--- Data extract ---
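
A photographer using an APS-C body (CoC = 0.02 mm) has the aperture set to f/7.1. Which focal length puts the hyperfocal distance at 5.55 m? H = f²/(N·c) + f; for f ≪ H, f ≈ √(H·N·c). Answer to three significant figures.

28.0 mm

From H = f²/(N·c) + f, with f ≪ H: f ≈ √(H·N·c) = √(5550 × 7.1 × 0.02) = √788.10 ≈ 28.07 mm.
Exact: f² + N·c·f − N·c·H = 0 ⇒ f = (−N·c + √((N·c)² + 4·N·c·H))/2 = (−0.142 + √3152.4)/2 ≈ 28.002 mm ≈ 28.0 mm.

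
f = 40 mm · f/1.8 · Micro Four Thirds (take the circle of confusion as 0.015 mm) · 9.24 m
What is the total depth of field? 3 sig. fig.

Hyperfocal distance H = f²/(N·c) + f = 40²/(1.8 × 0.015) + 40 = 1600/0.027 + 40 ≈ 59299.3 mm ≈ 59.30 m.
Near limit Dn = s·(H − f)/(H + s − 2f) = 9240 × (59299.3 − 40) / (59299.3 + 9240 − 2 × 40) = 9240 × 59259.3 / 68459.3 ≈ 7998.3 mm.
Far limit Df = s·(H − f)/(H − s) = 9240 × (59299.3 − 40) / (59299.3 − 9240) = 9240 × 59259.3 / 50059.3 ≈ 10938.1 mm.
Depth of field = Df − Dn = 10938.1 − 7998.3 ≈ 2939.8 mm ≈ 2.94 m.

2.94 m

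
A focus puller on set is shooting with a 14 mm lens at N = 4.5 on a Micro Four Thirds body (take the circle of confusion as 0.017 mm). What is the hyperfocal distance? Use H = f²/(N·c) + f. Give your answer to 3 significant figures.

2.58 m

Hyperfocal distance H = f²/(N·c) + f = 14²/(4.5 × 0.017) + 14 = 196/0.0765 + 14 ≈ 2576.1 mm ≈ 2.58 m.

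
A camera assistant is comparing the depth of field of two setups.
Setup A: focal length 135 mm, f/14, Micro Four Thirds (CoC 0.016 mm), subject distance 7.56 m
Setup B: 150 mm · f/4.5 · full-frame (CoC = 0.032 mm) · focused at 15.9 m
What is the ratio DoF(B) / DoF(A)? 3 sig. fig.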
---
The task: Once you find the line containing "f = 40 mm ·", stop: reproduce exactly that line and every line of the data before it, and nothing else.

Problem solution:
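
A photographer using an APS-C body (CoC = 0.02 mm) has the aperture set to f/7.1. Which focal length puts the hyperfocal distance at 5.55 m? H = f²/(N·c) + f; for f ≪ H, f ≈ √(H·N·c). Answer to three significant figures.

28.0 mm

From H = f²/(N·c) + f, with f ≪ H: f ≈ √(H·N·c) = √(5550 × 7.1 × 0.02) = √788.10 ≈ 28.07 mm.
Exact: f² + N·c·f − N·c·H = 0 ⇒ f = (−N·c + √((N·c)² + 4·N·c·H))/2 = (−0.142 + √3152.4)/2 ≈ 28.002 mm ≈ 28.0 mm.

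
f = 40 mm · f/1.8 · Micro Four Thirds (take the circle of confusion as 0.015 mm) · 9.24 m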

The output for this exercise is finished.